◆ **Records for the exercise**:
------------------------------------------------------------

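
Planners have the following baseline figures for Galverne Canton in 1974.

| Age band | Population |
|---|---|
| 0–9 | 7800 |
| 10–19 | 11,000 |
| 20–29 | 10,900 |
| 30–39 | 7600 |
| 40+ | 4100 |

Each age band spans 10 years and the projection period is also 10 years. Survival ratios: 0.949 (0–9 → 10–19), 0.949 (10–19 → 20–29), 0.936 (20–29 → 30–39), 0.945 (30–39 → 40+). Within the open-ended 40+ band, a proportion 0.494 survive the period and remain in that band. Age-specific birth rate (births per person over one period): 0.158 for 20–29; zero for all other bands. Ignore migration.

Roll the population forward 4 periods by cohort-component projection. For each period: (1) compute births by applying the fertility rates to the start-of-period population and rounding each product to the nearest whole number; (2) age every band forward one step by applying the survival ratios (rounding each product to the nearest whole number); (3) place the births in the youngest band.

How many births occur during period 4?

245

— Period 1 —
Births: 10900 * 0.158 = 1722
10–19: 7800 * 0.949 = 7402
20–29: 11000 * 0.949 = 10439
30–39: 10900 * 0.936 = 10202
40+: 7600 * 0.945 + 4100 * 0.494 = 7182 + 2025 = 9207
End of period: [1722, 7402, 10439, 10202, 9207]
— Period 2 —
Births: 10439 * 0.158 = 1649
10–19: 1722 * 0.949 = 1634
20–29: 7402 * 0.949 = 7024
30–39: 10439 * 0.936 = 9771
40+: 10202 * 0.945 + 9207 * 0.494 = 9641 + 4548 = 14189
End of period: [1649, 1634, 7024, 9771, 14189]
— Period 3 —
Births: 7024 * 0.158 = 1110
10–19: 1649 * 0.949 = 1565
20–29: 1634 * 0.949 = 1551
30–39: 7024 * 0.936 = 6574
40+: 9771 * 0.945 + 14189 * 0.494 = 9234 + 7009 = 16243
End of period: [1110, 1565, 1551, 6574, 16243]
— Period 4 —
Births: 1551 * 0.158 = 245
10–19: 1110 * 0.949 = 1053
20–29: 1565 * 0.949 = 1485
30–39: 1551 * 0.936 = 1452
40+: 6574 * 0.945 + 16243 * 0.494 = 6212 + 8024 = 14236
End of period: [245, 1053, 1485, 1452, 14236]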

------------------------------------------------------------

◆ **Task details**: None of the records may be left out; each is to be restated exactly.

◆ **Solution for this problem**:
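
Planners have the following baseline figures for Galverne Canton in 1974.

| Age band | Population |
|---|---|
| 0–9 | 7800 |
| 10–19 | 11,000 |
| 20–29 | 10,900 |
| 30–39 | 7600 |
| 40+ | 4100 |

Each age band spans 10 years and the projection period is also 10 years. Survival ratios: 0.949 (0–9 → 10–19), 0.949 (10–19 → 20–29), 0.936 (20–29 → 30–39), 0.945 (30–39 → 40+). Within the open-ended 40+ band, a proportion 0.494 survive the period and remain in that band. Age-specific birth rate (births per person over one period): 0.158 for 20–29; zero for all other bands. Ignore migration.

Roll the population forward 4 periods by cohort-component projection. For each period: (1) compute births by applying the fertility rates to the start-of-period population and rounding each product to the nearest whole number; (2) age every band forward one step by applying the survival ratios (rounding each product to the nearest whole number); (3) place the births in the youngest band.

How many births occur during period 4?

245

— Period 1 —
Births: 10900 * 0.158 = 1722
10–19: 7800 * 0.949 = 7402
20–29: 11000 * 0.949 = 10439
30–39: 10900 * 0.936 = 10202
40+: 7600 * 0.945 + 4100 * 0.494 = 7182 + 2025 = 9207
End of period: [1722, 7402, 10439, 10202, 9207]
— Period 2 —
Births: 10439 * 0.158 = 1649
10–19: 1722 * 0.949 = 1634
20–29: 7402 * 0.949 = 7024
30–39: 10439 * 0.936 = 9771
40+: 10202 * 0.945 + 9207 * 0.494 = 9641 + 4548 = 14189
End of period: [1649, 1634, 7024, 9771, 14189]
— Period 3 —
Births: 7024 * 0.158 = 1110
10–19: 1649 * 0.949 = 1565
20–29: 1634 * 0.949 = 1551
30–39: 7024 * 0.936 = 6574
40+: 9771 * 0.945 + 14189 * 0.494 = 9234 + 7009 = 16243
End of period: [1110, 1565, 1551, 6574, 16243]
— Period 4 —
Births: 1551 * 0.158 = 245
10–19: 1110 * 0.949 = 1053
20–29: 1565 * 0.949 = 1485
30–39: 1551 * 0.936 = 1452
40+: 6574 * 0.945 + 16243 * 0.494 = 6212 + 8024 = 14236
End of period: [245, 1053, 1485, 1452, 14236]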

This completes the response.